▶ **Exercise requirements**: The entries below must be returned exactly as they stand.

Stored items
===============

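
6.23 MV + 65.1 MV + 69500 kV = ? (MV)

140.83 MV

In MV:
  6.23 MV → 6.23
  65.1 MV → 65.1
  69500 kV = 69500 × 10⁻³ MV = 69.5
Sum: 6.23 + 65.1 + 69.5 = 140.83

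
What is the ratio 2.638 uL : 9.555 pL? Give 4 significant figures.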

===============

▶ **Task result**:
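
6.23 MV + 65.1 MV + 69500 kV = ? (MV)

140.83 MV

In MV:
  6.23 MV → 6.23
  65.1 MV → 65.1
  69500 kV = 69500 × 10⁻³ MV = 69.5
Sum: 6.23 + 65.1 + 69.5 = 140.83

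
What is the ratio 2.638 uL : 9.555 pL? Give 4 significant figures.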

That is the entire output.